> **Work instructions**
Identify, in the records below, every line where the string "applied" appears, and copy each such line.

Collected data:

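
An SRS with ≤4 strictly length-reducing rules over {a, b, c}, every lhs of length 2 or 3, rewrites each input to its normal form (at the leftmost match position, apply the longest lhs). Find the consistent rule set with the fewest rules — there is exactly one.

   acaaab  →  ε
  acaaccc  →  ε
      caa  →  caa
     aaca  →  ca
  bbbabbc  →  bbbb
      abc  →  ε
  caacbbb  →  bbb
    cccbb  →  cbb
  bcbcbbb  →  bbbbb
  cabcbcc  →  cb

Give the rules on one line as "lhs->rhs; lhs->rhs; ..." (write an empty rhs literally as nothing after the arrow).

  | acaaab => caaab => caac => cac => cc => ε
  | acaaccc => caaccc => caccc => cccc => cc => ε
  | caa
  | aaca => aca => ca

ab->c; ac->c; bc->b; cc->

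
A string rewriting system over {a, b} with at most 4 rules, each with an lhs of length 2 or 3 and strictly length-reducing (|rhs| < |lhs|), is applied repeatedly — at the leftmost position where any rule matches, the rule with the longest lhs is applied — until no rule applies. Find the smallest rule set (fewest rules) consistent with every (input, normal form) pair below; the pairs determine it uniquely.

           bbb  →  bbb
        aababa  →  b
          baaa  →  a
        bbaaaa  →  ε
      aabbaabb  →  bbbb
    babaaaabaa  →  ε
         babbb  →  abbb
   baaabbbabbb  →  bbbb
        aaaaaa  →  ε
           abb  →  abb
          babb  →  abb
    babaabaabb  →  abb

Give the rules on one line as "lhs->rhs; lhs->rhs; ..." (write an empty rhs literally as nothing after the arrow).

  | bbb
  | aababa => bbaba => baba => aba => aa => b
  | baaa => a
  | bbaaaa => baa => ε

aa->b; aaa->; ba->a; baa->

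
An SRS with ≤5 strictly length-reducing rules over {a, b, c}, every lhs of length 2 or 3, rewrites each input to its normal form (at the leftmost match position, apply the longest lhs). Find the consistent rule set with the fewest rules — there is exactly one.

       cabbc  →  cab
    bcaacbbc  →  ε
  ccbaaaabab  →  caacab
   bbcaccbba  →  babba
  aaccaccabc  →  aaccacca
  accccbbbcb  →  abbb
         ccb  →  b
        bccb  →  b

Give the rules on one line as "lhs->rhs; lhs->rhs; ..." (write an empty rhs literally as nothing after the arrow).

aab->c; bc->; cb->b; cba->a

  | cabbc => cab
  | bcaacbbc => aacbbc => aabbc => cbc => bc => ε
  | ccbaaaabab => caaaabab => caacab
  | bbcaccbba => baccbba => bacbba => babba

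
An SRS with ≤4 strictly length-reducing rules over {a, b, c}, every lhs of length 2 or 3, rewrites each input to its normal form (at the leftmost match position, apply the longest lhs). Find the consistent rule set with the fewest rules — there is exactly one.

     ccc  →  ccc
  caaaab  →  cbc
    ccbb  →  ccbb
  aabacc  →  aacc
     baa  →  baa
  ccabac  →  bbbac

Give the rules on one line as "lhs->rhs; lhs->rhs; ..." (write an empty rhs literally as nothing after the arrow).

  | ccc
  | caaaab => cbcab => cbc
  | ccbb
  | aabacc => aacc

aaa->bc; ab->; cca->bb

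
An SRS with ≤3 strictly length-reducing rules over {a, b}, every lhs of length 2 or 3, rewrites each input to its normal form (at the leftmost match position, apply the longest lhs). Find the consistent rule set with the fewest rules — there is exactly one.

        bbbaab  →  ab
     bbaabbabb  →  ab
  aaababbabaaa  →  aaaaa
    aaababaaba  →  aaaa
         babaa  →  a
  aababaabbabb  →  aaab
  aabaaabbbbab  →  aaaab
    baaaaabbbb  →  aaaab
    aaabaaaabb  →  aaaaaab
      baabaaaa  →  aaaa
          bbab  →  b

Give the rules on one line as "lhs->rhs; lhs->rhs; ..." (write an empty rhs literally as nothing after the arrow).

  | bbbaab => bbaab => baab => ab
  | bbaabbabb => baabbabb => abbabb => ababb => abb => ab
  | aaababbabaaa => aaabbabaaa => aaababaaa => aaabaaa => aaaaa
  | aaababaaba => aaabaaba => aaaaba => aaaa

ba->; bb->b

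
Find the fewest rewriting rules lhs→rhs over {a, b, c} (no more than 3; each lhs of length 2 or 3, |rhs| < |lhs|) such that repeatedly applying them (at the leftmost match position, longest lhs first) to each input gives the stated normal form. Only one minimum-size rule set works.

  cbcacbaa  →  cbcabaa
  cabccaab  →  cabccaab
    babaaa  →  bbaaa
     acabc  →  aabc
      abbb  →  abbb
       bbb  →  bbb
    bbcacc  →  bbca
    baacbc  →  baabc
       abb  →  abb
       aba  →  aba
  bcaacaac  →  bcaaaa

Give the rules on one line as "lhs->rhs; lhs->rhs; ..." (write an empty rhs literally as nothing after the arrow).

  | cbcacbaa => cbcabaa
  | cabccaab
  | babaaa => bbaaa
  | acabc => aabc

ac->a; bab->bb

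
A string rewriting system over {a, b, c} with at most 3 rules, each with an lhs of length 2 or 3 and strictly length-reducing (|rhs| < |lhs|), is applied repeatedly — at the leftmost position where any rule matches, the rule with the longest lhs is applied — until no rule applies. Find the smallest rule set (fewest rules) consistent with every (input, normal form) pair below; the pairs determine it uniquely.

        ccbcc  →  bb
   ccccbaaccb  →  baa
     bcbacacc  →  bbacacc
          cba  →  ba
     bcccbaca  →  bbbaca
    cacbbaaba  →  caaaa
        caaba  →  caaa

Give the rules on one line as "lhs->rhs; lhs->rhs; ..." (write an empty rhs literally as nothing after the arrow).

  | ccbcc => cbcc => bcc => bb
  | ccccbaaccb => cccbaaccb => ccbaaccb => cbaaccb => baaccb => baacb => baab => baa
  | bcbacacc => bbacacc
  | cba => ba

ab->a; bcc->bb; cb->b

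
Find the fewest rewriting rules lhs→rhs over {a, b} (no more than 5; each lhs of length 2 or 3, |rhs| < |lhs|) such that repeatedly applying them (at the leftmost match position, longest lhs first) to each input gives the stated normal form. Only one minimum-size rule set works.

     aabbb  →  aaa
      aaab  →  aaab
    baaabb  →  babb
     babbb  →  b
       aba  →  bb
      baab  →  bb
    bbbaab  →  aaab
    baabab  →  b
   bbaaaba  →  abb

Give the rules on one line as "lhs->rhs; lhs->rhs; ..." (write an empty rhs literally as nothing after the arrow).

  | aabbb => aaa
  | aaab
  | baaabb => babb
  | babbb => baa => b

aba->bb; baa->b; bba->; bbb->a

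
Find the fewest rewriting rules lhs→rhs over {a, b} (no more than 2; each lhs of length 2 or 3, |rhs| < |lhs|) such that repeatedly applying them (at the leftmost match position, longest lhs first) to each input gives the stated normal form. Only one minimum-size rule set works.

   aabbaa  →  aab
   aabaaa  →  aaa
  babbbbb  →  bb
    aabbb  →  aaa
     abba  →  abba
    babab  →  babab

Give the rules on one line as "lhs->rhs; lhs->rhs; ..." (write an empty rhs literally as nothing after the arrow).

baa->; bbb->a

  | aabbaa => aab
  | aabaaa => aaa
  | babbbbb => baabb => bb
  | aabbb => aaa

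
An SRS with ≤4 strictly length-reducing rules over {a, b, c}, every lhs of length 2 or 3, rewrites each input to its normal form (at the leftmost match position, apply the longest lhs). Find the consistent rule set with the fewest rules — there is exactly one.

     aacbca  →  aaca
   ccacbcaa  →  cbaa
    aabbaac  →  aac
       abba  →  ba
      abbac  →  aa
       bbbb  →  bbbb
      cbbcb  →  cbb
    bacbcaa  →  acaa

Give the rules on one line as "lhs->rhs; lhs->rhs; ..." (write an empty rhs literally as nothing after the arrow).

  | aacbca => aaca
  | ccacbcaa => cbbcaa => cbaa
  | aabbaac => abaac => aac
  | abba => ba

ab->; bac->aa; bc->; cac->b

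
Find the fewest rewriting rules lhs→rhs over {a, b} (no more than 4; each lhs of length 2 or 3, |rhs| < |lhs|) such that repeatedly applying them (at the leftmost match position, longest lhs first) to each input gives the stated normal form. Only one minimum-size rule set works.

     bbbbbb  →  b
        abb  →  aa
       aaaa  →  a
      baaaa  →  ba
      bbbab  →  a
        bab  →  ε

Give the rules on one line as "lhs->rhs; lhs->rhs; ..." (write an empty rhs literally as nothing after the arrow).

  | bbbbbb => abbbb => aabb => b
  | abb => aa
  | aaaa => a
  | baaaa => ba

aaa->; aab->; bab->; bb->a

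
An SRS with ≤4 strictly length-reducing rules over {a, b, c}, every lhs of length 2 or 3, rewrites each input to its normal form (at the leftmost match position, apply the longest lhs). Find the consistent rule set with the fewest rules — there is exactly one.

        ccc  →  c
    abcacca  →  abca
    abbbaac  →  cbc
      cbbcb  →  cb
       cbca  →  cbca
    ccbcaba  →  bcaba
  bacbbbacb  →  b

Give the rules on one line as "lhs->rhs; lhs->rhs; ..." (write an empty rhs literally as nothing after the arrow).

  | ccc => c
  | abcacca => abccca => abca
  | abbbaac => acbaac => cbaac => cbac => cbc
  | cbbcb => cccb => cb

ac->c; bb->c; cc->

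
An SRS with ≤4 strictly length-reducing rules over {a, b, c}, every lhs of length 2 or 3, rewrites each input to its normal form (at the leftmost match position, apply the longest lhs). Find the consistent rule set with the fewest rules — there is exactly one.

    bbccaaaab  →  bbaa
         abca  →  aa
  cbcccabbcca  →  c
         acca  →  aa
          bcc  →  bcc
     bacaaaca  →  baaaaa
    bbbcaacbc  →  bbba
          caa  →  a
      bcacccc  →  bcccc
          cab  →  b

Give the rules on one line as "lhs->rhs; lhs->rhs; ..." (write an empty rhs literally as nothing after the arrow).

ab->a; ac->a; ca->; cb->

  | bbccaaaab => bbcaaab => bbaab => bbaa
  | abca => aca => aa
  | cbcccabbcca => cccabbcca => ccbbcca => cbcca => cca => c
  | acca => aca => aa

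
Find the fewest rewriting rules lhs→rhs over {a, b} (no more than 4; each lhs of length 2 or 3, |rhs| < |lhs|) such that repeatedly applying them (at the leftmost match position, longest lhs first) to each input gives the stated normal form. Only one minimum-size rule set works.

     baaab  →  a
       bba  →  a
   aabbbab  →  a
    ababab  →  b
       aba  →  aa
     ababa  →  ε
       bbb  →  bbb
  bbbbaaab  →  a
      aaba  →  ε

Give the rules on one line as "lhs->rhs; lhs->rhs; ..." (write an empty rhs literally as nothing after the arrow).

  | baaab => ab => a
  | bba => ba => a
  | aabbbab => babbab => abbab => abab => aab => ba => a
  | ababab => aabab => baab => b

aab->ba; ab->a; ba->a; baa->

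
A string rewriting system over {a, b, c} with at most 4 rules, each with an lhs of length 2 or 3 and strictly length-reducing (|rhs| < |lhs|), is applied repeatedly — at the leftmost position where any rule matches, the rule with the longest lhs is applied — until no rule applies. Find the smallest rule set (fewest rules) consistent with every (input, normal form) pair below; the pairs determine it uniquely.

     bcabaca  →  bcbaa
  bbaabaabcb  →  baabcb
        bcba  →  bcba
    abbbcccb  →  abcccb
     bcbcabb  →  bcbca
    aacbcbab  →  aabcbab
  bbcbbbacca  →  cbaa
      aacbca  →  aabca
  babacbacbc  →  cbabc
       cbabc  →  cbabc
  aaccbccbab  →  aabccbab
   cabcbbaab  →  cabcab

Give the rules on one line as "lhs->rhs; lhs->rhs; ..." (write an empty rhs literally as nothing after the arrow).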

> **Solution for this problem**
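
A string rewriting system over {a, b} with at most 4 rules, each with an lhs of length 2 or 3 and strictly length-reducing (|rhs| < |lhs|), is applied repeatedly — at the leftmost position where any rule matches, the rule with the longest lhs is applied — until no rule applies. Find the smallest rule set (fewest rules) consistent with every (input, normal form) pair below; the pairs determine it uniquely.
A string rewriting system over {a, b, c} with at most 3 rules, each with an lhs of length 2 or 3 and strictly length-reducing (|rhs| < |lhs|), is applied repeatedly — at the leftmost position where any rule matches, the rule with the longest lhs is applied — until no rule applies. Find the smallest rule set (fewest rules) consistent with every (input, normal form) pair below; the pairs determine it uniquely.
A string rewriting system over {a, b, c} with at most 4 rules, each with an lhs of length 2 or 3 and strictly length-reducing (|rhs| < |lhs|), is applied repeatedly — at the leftmost position where any rule matches, the rule with the longest lhs is applied — until no rule applies. Find the smallest rule set (fewest rules) consistent with every (input, normal form) pair below; the pairs determine it uniquely.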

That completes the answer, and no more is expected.